**What the task requires**. From the listing below, copy each line where "Membership" occurs.

**Data for this exercise**.

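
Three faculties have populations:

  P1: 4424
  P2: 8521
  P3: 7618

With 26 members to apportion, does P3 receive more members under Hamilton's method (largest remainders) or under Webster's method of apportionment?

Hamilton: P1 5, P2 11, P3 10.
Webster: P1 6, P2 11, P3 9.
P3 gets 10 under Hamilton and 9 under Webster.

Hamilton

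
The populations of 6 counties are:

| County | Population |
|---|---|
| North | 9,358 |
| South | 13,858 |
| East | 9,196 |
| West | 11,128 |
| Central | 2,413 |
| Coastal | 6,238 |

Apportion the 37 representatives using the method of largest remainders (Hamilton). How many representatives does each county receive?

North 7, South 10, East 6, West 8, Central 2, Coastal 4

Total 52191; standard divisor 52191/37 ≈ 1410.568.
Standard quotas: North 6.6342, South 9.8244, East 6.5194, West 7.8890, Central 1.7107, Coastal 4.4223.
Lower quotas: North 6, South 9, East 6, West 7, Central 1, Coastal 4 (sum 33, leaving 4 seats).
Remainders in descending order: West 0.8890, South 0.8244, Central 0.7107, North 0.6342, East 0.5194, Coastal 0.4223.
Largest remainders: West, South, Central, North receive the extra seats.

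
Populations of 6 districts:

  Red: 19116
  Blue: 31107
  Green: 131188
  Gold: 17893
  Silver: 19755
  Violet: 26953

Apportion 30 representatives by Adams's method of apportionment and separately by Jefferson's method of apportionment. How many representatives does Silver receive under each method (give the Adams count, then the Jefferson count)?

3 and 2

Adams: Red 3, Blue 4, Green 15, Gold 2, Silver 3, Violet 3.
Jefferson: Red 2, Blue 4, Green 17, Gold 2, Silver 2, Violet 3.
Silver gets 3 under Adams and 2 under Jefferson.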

==

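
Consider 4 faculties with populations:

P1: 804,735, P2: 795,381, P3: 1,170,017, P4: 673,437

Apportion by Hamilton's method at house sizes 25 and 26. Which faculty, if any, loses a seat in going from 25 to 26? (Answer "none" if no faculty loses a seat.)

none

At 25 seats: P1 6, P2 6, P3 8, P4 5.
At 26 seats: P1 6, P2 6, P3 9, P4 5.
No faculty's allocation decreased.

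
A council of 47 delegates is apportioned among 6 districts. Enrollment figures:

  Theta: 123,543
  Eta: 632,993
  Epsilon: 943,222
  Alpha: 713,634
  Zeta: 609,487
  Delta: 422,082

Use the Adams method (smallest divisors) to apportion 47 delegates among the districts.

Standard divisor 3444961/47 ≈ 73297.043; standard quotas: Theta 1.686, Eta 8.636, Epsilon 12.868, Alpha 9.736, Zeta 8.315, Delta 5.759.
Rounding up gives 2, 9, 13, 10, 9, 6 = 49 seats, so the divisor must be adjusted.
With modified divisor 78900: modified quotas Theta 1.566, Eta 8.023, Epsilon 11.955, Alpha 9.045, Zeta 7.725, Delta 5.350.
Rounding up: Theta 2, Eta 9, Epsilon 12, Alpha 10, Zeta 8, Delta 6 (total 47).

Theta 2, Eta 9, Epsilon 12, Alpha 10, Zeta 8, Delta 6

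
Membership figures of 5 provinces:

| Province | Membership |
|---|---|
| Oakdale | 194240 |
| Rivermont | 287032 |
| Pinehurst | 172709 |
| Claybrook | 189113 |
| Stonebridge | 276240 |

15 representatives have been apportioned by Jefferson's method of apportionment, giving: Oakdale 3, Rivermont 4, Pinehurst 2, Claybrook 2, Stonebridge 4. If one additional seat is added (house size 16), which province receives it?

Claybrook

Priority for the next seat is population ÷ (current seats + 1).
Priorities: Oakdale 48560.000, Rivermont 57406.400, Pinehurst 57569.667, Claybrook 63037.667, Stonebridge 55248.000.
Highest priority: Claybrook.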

**Task solution**.
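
Membership figures of 5 provinces:
| Province | Membership |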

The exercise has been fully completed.